» Task details:
Show every line of the data that includes the word "table".

(Stored data)
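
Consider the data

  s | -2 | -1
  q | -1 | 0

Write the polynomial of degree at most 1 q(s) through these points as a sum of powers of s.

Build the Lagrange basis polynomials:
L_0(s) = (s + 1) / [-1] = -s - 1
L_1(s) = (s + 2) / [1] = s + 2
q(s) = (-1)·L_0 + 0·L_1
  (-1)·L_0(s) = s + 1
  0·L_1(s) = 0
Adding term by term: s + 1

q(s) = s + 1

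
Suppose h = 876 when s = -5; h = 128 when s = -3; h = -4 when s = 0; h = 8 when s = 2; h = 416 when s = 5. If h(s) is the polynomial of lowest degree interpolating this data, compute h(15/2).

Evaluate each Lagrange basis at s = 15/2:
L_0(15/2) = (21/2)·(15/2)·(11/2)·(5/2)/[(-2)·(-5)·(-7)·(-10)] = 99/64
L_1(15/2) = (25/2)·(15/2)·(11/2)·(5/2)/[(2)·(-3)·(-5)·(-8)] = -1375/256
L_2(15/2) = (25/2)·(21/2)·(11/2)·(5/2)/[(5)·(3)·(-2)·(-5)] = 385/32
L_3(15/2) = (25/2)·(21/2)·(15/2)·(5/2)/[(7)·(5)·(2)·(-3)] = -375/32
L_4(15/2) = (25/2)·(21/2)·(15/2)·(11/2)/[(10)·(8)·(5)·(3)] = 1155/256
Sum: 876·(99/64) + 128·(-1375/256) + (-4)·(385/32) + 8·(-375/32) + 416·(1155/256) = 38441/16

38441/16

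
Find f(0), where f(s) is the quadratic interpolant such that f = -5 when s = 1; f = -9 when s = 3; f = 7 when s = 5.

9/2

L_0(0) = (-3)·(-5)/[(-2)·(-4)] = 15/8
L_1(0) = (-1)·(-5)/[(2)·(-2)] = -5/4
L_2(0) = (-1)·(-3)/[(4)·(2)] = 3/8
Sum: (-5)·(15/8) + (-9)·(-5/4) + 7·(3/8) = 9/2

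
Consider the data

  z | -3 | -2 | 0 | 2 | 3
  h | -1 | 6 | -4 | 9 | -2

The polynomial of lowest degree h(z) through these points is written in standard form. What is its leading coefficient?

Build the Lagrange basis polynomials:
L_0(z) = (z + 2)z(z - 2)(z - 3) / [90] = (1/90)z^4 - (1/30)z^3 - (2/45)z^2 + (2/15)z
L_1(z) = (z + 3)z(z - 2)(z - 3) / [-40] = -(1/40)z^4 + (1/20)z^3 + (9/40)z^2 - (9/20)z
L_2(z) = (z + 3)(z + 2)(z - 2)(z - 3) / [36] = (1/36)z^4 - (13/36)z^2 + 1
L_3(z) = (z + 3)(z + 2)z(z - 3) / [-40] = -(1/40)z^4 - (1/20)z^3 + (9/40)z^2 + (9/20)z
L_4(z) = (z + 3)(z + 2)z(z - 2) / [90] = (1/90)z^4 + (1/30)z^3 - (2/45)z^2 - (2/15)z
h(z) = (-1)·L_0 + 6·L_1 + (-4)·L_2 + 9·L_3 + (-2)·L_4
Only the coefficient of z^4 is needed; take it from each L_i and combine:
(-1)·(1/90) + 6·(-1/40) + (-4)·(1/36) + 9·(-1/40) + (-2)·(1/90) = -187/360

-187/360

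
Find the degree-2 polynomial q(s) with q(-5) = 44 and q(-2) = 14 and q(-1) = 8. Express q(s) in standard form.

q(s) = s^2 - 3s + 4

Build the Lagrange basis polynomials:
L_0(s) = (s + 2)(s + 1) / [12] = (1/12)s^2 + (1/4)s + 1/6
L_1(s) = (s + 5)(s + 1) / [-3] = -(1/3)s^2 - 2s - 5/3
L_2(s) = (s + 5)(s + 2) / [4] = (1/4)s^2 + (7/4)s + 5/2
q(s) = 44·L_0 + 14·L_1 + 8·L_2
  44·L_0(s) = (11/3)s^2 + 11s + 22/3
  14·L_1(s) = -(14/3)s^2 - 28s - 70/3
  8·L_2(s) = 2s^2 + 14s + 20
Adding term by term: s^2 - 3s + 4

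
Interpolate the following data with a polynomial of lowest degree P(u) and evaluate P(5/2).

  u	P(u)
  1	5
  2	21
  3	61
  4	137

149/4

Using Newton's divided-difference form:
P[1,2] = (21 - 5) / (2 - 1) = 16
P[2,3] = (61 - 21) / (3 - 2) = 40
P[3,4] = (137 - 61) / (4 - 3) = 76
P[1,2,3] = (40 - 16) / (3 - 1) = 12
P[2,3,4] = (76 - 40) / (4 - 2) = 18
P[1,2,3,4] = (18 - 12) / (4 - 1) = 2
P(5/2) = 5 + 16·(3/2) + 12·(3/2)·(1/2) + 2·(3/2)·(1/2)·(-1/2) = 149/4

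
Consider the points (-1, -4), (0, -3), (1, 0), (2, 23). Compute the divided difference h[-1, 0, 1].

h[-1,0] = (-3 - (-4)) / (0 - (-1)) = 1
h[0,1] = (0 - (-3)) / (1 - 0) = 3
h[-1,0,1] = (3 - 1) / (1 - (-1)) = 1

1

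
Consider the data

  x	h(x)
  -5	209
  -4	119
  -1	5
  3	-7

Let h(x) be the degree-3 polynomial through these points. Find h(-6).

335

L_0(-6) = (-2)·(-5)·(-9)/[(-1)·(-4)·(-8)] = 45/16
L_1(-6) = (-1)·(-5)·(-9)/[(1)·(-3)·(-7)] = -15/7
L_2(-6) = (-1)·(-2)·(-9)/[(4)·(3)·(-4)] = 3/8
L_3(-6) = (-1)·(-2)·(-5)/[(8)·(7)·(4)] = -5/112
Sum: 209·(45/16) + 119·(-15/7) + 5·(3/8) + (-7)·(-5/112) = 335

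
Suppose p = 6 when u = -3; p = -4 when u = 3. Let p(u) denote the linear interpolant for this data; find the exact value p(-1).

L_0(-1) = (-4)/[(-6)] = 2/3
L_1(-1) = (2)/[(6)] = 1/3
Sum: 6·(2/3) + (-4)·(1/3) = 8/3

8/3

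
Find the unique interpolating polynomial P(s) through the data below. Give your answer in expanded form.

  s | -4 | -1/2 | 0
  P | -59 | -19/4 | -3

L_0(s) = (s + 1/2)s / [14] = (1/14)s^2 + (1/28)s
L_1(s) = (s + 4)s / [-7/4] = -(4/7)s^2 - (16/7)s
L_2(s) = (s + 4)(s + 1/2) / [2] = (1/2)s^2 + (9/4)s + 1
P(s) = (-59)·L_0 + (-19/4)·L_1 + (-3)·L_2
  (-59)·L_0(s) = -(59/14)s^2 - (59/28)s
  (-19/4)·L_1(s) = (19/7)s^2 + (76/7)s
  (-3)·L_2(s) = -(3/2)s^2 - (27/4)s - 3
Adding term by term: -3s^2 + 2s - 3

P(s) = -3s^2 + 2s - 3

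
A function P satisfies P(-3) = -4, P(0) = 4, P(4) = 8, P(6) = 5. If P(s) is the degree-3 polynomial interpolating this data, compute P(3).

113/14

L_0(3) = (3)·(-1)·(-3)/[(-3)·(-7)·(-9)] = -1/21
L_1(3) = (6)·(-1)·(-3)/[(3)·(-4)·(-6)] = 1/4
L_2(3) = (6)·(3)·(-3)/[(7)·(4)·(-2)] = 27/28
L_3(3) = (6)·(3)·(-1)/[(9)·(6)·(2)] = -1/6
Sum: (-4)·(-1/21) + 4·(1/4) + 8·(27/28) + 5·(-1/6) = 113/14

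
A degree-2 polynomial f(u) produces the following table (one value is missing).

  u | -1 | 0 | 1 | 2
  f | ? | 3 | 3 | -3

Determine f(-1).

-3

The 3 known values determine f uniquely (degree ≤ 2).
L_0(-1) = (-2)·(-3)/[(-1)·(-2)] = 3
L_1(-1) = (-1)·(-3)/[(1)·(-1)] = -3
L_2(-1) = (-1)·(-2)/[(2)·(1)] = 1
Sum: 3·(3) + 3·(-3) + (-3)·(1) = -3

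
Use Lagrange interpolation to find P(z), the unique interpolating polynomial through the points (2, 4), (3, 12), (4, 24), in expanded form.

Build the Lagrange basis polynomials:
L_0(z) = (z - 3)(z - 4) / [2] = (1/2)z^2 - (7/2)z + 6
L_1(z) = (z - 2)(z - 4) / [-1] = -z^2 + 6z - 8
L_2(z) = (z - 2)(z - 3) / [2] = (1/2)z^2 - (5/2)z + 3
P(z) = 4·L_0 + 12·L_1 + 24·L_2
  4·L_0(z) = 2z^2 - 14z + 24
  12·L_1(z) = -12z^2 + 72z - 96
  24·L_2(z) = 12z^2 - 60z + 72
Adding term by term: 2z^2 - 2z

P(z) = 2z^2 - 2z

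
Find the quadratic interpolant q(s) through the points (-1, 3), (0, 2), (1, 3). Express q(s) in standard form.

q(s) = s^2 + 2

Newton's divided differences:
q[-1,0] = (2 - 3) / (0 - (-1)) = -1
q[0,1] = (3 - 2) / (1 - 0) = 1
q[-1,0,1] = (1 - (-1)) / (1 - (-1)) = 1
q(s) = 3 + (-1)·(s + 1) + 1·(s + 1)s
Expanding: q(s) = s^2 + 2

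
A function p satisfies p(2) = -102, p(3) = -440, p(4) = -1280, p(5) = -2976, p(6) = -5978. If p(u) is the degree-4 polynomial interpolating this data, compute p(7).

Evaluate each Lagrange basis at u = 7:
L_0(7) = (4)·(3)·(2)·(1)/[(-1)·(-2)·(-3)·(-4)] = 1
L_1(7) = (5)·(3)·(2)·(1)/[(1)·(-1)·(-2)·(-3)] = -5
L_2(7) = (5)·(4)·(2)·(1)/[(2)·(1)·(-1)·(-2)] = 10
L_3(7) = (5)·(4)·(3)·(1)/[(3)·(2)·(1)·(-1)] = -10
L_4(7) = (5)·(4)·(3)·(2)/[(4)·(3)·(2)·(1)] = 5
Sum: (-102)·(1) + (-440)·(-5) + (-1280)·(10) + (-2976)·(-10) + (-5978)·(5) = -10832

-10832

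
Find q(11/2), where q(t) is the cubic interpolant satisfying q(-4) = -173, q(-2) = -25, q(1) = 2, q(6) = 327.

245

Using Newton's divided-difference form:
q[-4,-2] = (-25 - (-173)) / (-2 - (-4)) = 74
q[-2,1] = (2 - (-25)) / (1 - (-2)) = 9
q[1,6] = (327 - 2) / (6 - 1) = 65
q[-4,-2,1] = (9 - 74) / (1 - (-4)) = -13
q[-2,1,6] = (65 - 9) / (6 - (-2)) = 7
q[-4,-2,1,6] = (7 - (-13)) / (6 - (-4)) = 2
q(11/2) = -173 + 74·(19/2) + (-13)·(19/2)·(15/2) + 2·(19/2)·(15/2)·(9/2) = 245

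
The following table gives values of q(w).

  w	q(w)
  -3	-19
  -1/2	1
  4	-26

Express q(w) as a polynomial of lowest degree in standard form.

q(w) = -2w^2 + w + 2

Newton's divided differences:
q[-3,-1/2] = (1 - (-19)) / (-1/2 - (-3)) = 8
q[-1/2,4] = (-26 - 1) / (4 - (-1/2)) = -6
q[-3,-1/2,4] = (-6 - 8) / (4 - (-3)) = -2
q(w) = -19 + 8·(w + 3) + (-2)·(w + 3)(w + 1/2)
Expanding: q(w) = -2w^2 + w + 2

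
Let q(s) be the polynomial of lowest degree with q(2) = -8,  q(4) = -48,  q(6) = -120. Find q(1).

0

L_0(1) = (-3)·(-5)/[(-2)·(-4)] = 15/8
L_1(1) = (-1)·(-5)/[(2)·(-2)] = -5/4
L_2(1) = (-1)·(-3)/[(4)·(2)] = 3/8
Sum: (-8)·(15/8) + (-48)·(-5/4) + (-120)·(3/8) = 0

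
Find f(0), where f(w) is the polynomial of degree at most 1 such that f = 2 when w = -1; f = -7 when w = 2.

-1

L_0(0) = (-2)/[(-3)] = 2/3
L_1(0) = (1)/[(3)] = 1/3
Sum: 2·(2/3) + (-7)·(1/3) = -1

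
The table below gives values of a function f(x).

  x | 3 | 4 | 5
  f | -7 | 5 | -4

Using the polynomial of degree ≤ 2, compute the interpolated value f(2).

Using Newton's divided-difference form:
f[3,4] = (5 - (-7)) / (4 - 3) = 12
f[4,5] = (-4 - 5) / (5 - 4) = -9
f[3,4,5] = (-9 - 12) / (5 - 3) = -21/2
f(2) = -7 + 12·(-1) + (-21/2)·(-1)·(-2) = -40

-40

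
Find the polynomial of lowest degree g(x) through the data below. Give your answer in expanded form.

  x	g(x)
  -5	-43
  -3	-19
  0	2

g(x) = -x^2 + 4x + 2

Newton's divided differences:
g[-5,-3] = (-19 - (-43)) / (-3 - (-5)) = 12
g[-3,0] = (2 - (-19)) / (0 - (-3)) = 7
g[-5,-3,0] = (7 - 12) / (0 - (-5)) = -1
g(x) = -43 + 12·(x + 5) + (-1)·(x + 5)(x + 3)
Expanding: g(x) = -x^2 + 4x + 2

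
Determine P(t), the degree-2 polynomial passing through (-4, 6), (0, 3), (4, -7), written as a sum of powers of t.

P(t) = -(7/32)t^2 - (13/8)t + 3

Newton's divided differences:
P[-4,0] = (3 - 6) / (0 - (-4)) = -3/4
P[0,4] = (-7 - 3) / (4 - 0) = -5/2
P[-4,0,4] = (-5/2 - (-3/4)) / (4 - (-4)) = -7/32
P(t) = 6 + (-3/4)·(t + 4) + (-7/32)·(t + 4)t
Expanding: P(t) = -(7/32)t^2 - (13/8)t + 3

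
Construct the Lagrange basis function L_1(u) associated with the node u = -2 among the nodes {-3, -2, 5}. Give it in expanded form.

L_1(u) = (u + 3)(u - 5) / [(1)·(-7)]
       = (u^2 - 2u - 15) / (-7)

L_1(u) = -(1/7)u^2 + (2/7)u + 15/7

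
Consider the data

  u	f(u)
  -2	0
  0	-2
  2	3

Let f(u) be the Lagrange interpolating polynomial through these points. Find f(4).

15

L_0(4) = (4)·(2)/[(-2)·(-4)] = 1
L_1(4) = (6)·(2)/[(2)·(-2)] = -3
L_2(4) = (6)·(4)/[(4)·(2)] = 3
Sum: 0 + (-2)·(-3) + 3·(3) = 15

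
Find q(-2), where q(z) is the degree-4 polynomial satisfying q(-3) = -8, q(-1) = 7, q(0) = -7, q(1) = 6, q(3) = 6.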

» Exercise answer:
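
A degree-2 polynomial f(u) produces the following table (one value is missing).
The following table gives values of q(w).
The table below gives values of a function f(x).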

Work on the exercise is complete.